Can you restate the records below word for word?

Items from a dataset
• • • • • • •

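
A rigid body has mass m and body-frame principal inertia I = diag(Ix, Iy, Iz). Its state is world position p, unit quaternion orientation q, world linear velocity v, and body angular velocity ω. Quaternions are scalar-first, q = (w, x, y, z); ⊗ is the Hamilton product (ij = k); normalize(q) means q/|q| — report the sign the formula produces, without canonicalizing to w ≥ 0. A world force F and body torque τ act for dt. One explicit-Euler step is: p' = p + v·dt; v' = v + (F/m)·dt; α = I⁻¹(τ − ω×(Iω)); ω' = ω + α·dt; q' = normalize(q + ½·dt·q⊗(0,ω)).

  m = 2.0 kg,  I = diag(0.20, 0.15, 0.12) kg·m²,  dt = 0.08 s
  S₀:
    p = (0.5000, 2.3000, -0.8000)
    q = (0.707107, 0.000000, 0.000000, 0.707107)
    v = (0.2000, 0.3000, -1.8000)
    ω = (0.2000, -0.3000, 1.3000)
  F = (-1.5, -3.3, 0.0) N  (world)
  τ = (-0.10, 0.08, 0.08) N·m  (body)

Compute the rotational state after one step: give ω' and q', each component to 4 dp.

precession coupling ω×(Iω) = (0.0117, 0.0208, 0.0030)
angular accel α = (-0.5585, 0.3947, 0.6417)
new body rate ω' = (0.1553, -0.2684, 1.3513)
q⊗(0,ω) = (-0.9192391, 0.3535535, -0.0707107, 0.9192391)
q + ½dt·q⊗(0,ω), renormalized = (0.6694, 0.0141, -0.0028, 0.7428)

ω' = (0.1553, -0.2684, 1.3513)
q' = (0.6694, 0.0141, -0.0028, 0.7428)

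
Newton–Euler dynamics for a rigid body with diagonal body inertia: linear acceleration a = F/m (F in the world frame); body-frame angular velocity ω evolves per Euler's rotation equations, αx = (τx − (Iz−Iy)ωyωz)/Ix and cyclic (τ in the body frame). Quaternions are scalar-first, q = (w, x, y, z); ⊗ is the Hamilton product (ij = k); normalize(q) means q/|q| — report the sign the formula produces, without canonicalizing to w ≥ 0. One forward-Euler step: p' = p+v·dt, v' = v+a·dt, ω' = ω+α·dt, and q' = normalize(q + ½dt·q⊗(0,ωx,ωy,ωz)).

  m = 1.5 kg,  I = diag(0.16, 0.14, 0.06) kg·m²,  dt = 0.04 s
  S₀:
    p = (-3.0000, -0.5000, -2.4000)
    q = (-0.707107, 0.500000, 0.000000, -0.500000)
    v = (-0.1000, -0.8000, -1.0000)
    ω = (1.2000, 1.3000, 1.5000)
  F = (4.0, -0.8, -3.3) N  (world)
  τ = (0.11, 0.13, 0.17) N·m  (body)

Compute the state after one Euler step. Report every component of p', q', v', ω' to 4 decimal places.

p' = (-3.0040, -0.5320, -2.4400)
q' = (-0.7034, 0.4955, -0.0453, -0.5077)
v' = (0.0067, -0.8213, -1.0880)
ω' = (1.2665, 1.2857, 1.6341)

a = F/m = (2.6667, -0.5333, -2.2000)
new position p' = (-3.0040, -0.5320, -2.4400)
v' = v + a·dt = (0.0067, -0.8213, -1.0880)
angular accel α = (1.6625, -0.3571, 3.3533)
ω' = ω + α·dt = (1.2665, 1.2857, 1.6341)
q⊗(0,ω) = (0.1500000, -0.1985284, -2.2692391, -0.4106605)
updated quaternion q' = (-0.7034, 0.4955, -0.0453, -0.5077)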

• • • • • • •

## Task answer:
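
A rigid body has mass m and body-frame principal inertia I = diag(Ix, Iy, Iz). Its state is world position p, unit quaternion orientation q, world linear velocity v, and body angular velocity ω. Quaternions are scalar-first, q = (w, x, y, z); ⊗ is the Hamilton product (ij = k); normalize(q) means q/|q| — report the sign the formula produces, without canonicalizing to w ≥ 0. A world force F and body torque τ act for dt. One explicit-Euler step is: p' = p + v·dt; v' = v + (F/m)·dt; α = I⁻¹(τ − ω×(Iω)); ω' = ω + α·dt; q' = normalize(q + ½·dt·q⊗(0,ω)).

  m = 2.0 kg,  I = diag(0.20, 0.15, 0.12) kg·m²,  dt = 0.08 s
  S₀:
    p = (0.5000, 2.3000, -0.8000)
    q = (0.707107, 0.000000, 0.000000, 0.707107)
    v = (0.2000, 0.3000, -1.8000)
    ω = (0.2000, -0.3000, 1.3000)
  F = (-1.5, -3.3, 0.0) N  (world)
  τ = (-0.10, 0.08, 0.08) N·m  (body)

Compute the rotational state after one step: give ω' and q', each component to 4 dp.

precession coupling ω×(Iω) = (0.0117, 0.0208, 0.0030)
angular accel α = (-0.5585, 0.3947, 0.6417)
new body rate ω' = (0.1553, -0.2684, 1.3513)
q⊗(0,ω) = (-0.9192391, 0.3535535, -0.0707107, 0.9192391)
q + ½dt·q⊗(0,ω), renormalized = (0.6694, 0.0141, -0.0028, 0.7428)

ω' = (0.1553, -0.2684, 1.3513)
q' = (0.6694, 0.0141, -0.0028, 0.7428)

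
Newton–Euler dynamics for a rigid body with diagonal body inertia: linear acceleration a = F/m (F in the world frame); body-frame angular velocity ω evolves per Euler's rotation equations, αx = (τx − (Iz−Iy)ωyωz)/Ix and cyclic (τ in the body frame). Quaternions are scalar-first, q = (w, x, y, z); ⊗ is the Hamilton product (ij = k); normalize(q) means q/|q| — report the sign the formula produces, without canonicalizing to w ≥ 0. One forward-Euler step: p' = p+v·dt, v' = v+a·dt, ω' = ω+α·dt, and q' = normalize(q + ½dt·q⊗(0,ωx,ωy,ωz)).

  m = 1.5 kg,  I = diag(0.16, 0.14, 0.06) kg·m²,  dt = 0.04 s
  S₀:
    p = (-3.0000, -0.5000, -2.4000)
    q = (-0.707107, 0.500000, 0.000000, -0.500000)
    v = (-0.1000, -0.8000, -1.0000)
    ω = (1.2000, 1.3000, 1.5000)
  F = (4.0, -0.8, -3.3) N  (world)
  τ = (0.11, 0.13, 0.17) N·m  (body)

Compute the state after one Euler step. Report every component of p', q', v', ω' to 4 decimal places.

p' = (-3.0040, -0.5320, -2.4400)
q' = (-0.7034, 0.4955, -0.0453, -0.5077)
v' = (0.0067, -0.8213, -1.0880)
ω' = (1.2665, 1.2857, 1.6341)

a = F/m = (2.6667, -0.5333, -2.2000)
new position p' = (-3.0040, -0.5320, -2.4400)
v' = v + a·dt = (0.0067, -0.8213, -1.0880)
angular accel α = (1.6625, -0.3571, 3.3533)
ω' = ω + α·dt = (1.2665, 1.2857, 1.6341)
q⊗(0,ω) = (0.1500000, -0.1985284, -2.2692391, -0.4106605)
updated quaternion q' = (-0.7034, 0.4955, -0.0453, -0.5077)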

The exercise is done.